[Source data — start]

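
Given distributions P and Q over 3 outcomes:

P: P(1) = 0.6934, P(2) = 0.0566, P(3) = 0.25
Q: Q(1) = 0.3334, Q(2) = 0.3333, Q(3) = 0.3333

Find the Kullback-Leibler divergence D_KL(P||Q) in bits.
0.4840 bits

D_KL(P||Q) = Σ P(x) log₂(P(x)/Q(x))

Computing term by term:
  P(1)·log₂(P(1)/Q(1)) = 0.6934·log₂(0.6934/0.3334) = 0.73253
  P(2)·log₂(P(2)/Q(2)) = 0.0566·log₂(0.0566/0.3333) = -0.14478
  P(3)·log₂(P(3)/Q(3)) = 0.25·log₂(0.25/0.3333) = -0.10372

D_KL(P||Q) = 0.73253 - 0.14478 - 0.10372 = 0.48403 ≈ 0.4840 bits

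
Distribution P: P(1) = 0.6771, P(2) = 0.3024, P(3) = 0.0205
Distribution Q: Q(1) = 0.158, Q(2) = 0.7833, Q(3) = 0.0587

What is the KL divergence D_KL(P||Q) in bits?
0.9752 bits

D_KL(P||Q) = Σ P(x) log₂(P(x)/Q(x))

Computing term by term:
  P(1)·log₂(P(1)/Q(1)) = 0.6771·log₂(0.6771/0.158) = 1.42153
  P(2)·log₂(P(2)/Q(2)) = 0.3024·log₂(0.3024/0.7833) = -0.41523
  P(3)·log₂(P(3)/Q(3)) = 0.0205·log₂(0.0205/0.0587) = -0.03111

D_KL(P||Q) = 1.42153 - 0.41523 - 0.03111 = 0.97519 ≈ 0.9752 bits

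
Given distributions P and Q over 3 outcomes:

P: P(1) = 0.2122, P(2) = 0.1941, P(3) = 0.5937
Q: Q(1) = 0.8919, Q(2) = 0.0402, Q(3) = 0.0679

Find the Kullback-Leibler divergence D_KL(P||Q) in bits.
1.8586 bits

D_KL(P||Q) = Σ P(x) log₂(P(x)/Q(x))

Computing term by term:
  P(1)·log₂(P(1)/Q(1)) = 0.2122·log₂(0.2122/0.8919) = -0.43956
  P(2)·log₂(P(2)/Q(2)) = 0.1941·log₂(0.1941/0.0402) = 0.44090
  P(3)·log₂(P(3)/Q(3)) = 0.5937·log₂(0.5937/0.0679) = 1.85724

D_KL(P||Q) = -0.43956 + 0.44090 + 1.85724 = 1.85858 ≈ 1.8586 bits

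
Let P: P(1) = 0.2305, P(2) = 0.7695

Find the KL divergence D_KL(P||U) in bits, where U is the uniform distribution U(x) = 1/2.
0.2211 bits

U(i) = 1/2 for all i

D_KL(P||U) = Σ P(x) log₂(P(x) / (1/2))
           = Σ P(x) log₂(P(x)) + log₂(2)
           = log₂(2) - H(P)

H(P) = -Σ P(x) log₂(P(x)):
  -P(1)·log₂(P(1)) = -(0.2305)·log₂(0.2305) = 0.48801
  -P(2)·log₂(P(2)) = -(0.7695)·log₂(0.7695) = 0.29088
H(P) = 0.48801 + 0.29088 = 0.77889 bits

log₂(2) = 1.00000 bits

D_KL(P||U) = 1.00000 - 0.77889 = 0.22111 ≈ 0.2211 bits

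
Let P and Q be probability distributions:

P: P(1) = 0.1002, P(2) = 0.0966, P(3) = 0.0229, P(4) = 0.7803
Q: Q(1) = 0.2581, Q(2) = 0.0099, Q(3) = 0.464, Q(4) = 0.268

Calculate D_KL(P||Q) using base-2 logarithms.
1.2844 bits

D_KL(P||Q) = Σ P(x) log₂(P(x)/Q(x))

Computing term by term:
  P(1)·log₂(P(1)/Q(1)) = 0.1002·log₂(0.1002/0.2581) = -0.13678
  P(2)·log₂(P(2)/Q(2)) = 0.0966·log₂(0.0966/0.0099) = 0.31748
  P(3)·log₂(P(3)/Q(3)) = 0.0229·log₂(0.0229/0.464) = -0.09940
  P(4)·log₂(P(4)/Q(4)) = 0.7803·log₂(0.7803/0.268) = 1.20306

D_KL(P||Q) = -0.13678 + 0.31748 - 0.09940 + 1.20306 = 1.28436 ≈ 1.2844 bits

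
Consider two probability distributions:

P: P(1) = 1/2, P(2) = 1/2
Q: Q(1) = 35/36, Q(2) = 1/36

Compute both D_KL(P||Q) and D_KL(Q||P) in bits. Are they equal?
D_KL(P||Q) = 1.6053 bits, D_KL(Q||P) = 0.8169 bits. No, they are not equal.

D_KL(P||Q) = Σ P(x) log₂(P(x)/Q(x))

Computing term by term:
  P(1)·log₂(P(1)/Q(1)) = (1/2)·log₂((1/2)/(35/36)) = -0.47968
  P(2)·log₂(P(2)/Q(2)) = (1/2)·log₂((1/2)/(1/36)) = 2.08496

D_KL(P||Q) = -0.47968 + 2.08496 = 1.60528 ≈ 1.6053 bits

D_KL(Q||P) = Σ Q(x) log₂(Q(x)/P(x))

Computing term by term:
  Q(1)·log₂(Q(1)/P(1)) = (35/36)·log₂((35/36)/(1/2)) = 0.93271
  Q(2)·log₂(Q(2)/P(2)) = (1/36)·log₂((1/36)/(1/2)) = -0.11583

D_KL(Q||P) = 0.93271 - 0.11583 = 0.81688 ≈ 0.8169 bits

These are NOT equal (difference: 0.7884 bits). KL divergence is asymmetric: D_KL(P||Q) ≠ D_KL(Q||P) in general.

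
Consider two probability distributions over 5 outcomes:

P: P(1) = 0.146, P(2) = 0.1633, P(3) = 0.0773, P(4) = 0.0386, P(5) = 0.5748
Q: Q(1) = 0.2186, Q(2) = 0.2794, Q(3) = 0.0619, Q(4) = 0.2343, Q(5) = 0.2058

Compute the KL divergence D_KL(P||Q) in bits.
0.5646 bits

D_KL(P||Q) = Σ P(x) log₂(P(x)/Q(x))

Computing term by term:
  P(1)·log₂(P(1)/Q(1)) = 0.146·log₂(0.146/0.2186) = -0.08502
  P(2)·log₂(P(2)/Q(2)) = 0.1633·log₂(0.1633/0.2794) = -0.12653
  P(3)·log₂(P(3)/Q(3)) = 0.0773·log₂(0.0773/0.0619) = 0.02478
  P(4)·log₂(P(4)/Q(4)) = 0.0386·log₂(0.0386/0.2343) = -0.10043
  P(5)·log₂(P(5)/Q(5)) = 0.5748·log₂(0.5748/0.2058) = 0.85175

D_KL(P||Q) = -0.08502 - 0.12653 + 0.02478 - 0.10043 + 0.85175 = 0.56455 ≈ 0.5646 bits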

[Source data — finish]

• What is being asked:
Each line of the listing should be copied exactly, with none left out.

• Solved problem:
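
Given distributions P and Q over 3 outcomes:

P: P(1) = 0.6934, P(2) = 0.0566, P(3) = 0.25
Q: Q(1) = 0.3334, Q(2) = 0.3333, Q(3) = 0.3333

Find the Kullback-Leibler divergence D_KL(P||Q) in bits.
0.4840 bits

D_KL(P||Q) = Σ P(x) log₂(P(x)/Q(x))

Computing term by term:
  P(1)·log₂(P(1)/Q(1)) = 0.6934·log₂(0.6934/0.3334) = 0.73253
  P(2)·log₂(P(2)/Q(2)) = 0.0566·log₂(0.0566/0.3333) = -0.14478
  P(3)·log₂(P(3)/Q(3)) = 0.25·log₂(0.25/0.3333) = -0.10372

D_KL(P||Q) = 0.73253 - 0.14478 - 0.10372 = 0.48403 ≈ 0.4840 bits

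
Distribution P: P(1) = 0.6771, P(2) = 0.3024, P(3) = 0.0205
Distribution Q: Q(1) = 0.158, Q(2) = 0.7833, Q(3) = 0.0587

What is the KL divergence D_KL(P||Q) in bits?
0.9752 bits

D_KL(P||Q) = Σ P(x) log₂(P(x)/Q(x))

Computing term by term:
  P(1)·log₂(P(1)/Q(1)) = 0.6771·log₂(0.6771/0.158) = 1.42153
  P(2)·log₂(P(2)/Q(2)) = 0.3024·log₂(0.3024/0.7833) = -0.41523
  P(3)·log₂(P(3)/Q(3)) = 0.0205·log₂(0.0205/0.0587) = -0.03111

D_KL(P||Q) = 1.42153 - 0.41523 - 0.03111 = 0.97519 ≈ 0.9752 bits

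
Given distributions P and Q over 3 outcomes:

P: P(1) = 0.2122, P(2) = 0.1941, P(3) = 0.5937
Q: Q(1) = 0.8919, Q(2) = 0.0402, Q(3) = 0.0679

Find the Kullback-Leibler divergence D_KL(P||Q) in bits.
1.8586 bits

D_KL(P||Q) = Σ P(x) log₂(P(x)/Q(x))

Computing term by term:
  P(1)·log₂(P(1)/Q(1)) = 0.2122·log₂(0.2122/0.8919) = -0.43956
  P(2)·log₂(P(2)/Q(2)) = 0.1941·log₂(0.1941/0.0402) = 0.44090
  P(3)·log₂(P(3)/Q(3)) = 0.5937·log₂(0.5937/0.0679) = 1.85724

D_KL(P||Q) = -0.43956 + 0.44090 + 1.85724 = 1.85858 ≈ 1.8586 bits

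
Let P: P(1) = 0.2305, P(2) = 0.7695

Find the KL divergence D_KL(P||U) in bits, where U is the uniform distribution U(x) = 1/2.
0.2211 bits

U(i) = 1/2 for all i

D_KL(P||U) = Σ P(x) log₂(P(x) / (1/2))
           = Σ P(x) log₂(P(x)) + log₂(2)
           = log₂(2) - H(P)

H(P) = -Σ P(x) log₂(P(x)):
  -P(1)·log₂(P(1)) = -(0.2305)·log₂(0.2305) = 0.48801
  -P(2)·log₂(P(2)) = -(0.7695)·log₂(0.7695) = 0.29088
H(P) = 0.48801 + 0.29088 = 0.77889 bits

log₂(2) = 1.00000 bits

D_KL(P||U) = 1.00000 - 0.77889 = 0.22111 ≈ 0.2211 bits

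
Let P and Q be probability distributions:

P: P(1) = 0.1002, P(2) = 0.0966, P(3) = 0.0229, P(4) = 0.7803
Q: Q(1) = 0.2581, Q(2) = 0.0099, Q(3) = 0.464, Q(4) = 0.268

Calculate D_KL(P||Q) using base-2 logarithms.
1.2844 bits

D_KL(P||Q) = Σ P(x) log₂(P(x)/Q(x))

Computing term by term:
  P(1)·log₂(P(1)/Q(1)) = 0.1002·log₂(0.1002/0.2581) = -0.13678
  P(2)·log₂(P(2)/Q(2)) = 0.0966·log₂(0.0966/0.0099) = 0.31748
  P(3)·log₂(P(3)/Q(3)) = 0.0229·log₂(0.0229/0.464) = -0.09940
  P(4)·log₂(P(4)/Q(4)) = 0.7803·log₂(0.7803/0.268) = 1.20306

D_KL(P||Q) = -0.13678 + 0.31748 - 0.09940 + 1.20306 = 1.28436 ≈ 1.2844 bits

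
Consider two probability distributions:

P: P(1) = 1/2, P(2) = 1/2
Q: Q(1) = 35/36, Q(2) = 1/36

Compute both D_KL(P||Q) and D_KL(Q||P) in bits. Are they equal?
D_KL(P||Q) = 1.6053 bits, D_KL(Q||P) = 0.8169 bits. No, they are not equal.

D_KL(P||Q) = Σ P(x) log₂(P(x)/Q(x))

Computing term by term:
  P(1)·log₂(P(1)/Q(1)) = (1/2)·log₂((1/2)/(35/36)) = -0.47968
  P(2)·log₂(P(2)/Q(2)) = (1/2)·log₂((1/2)/(1/36)) = 2.08496

D_KL(P||Q) = -0.47968 + 2.08496 = 1.60528 ≈ 1.6053 bits

D_KL(Q||P) = Σ Q(x) log₂(Q(x)/P(x))

Computing term by term:
  Q(1)·log₂(Q(1)/P(1)) = (35/36)·log₂((35/36)/(1/2)) = 0.93271
  Q(2)·log₂(Q(2)/P(2)) = (1/36)·log₂((1/36)/(1/2)) = -0.11583

D_KL(Q||P) = 0.93271 - 0.11583 = 0.81688 ≈ 0.8169 bits

These are NOT equal (difference: 0.7884 bits). KL divergence is asymmetric: D_KL(P||Q) ≠ D_KL(Q||P) in general.

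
Consider two probability distributions over 5 outcomes:

P: P(1) = 0.146, P(2) = 0.1633, P(3) = 0.0773, P(4) = 0.0386, P(5) = 0.5748
Q: Q(1) = 0.2186, Q(2) = 0.2794, Q(3) = 0.0619, Q(4) = 0.2343, Q(5) = 0.2058

Compute the KL divergence D_KL(P||Q) in bits.
0.5646 bits

D_KL(P||Q) = Σ P(x) log₂(P(x)/Q(x))

Computing term by term:
  P(1)·log₂(P(1)/Q(1)) = 0.146·log₂(0.146/0.2186) = -0.08502
  P(2)·log₂(P(2)/Q(2)) = 0.1633·log₂(0.1633/0.2794) = -0.12653
  P(3)·log₂(P(3)/Q(3)) = 0.0773·log₂(0.0773/0.0619) = 0.02478
  P(4)·log₂(P(4)/Q(4)) = 0.0386·log₂(0.0386/0.2343) = -0.10043
  P(5)·log₂(P(5)/Q(5)) = 0.5748·log₂(0.5748/0.2058) = 0.85175

D_KL(P||Q) = -0.08502 - 0.12653 + 0.02478 - 0.10043 + 0.85175 = 0.56455 ≈ 0.5646 bits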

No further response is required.